▼

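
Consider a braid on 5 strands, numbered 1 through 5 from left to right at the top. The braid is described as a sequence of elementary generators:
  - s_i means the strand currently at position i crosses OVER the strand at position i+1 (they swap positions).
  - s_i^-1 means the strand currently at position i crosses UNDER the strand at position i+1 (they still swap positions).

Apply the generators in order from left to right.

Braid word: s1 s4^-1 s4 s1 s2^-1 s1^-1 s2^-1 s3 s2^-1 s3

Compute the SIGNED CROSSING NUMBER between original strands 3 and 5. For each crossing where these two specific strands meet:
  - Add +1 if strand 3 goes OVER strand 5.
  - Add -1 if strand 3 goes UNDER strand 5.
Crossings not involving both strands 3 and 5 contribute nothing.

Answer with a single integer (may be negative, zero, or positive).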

▲

Task details: Every line from the one with "Apply the generators" to the end of the records above should be returned exactly, and no other lines.

Response:
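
Apply the generators in order from left to right.

Braid word: s1 s4^-1 s4 s1 s2^-1 s1^-1 s2^-1 s3 s2^-1 s3

Compute the SIGNED CROSSING NUMBER between original strands 3 and 5. For each crossing where these two specific strands meet:
  - Add +1 if strand 3 goes OVER strand 5.
  - Add -1 if strand 3 goes UNDER strand 5.
Crossings not involving both strands 3 and 5 contribute nothing.

Answer with a single integer (may be negative, zero, or positive).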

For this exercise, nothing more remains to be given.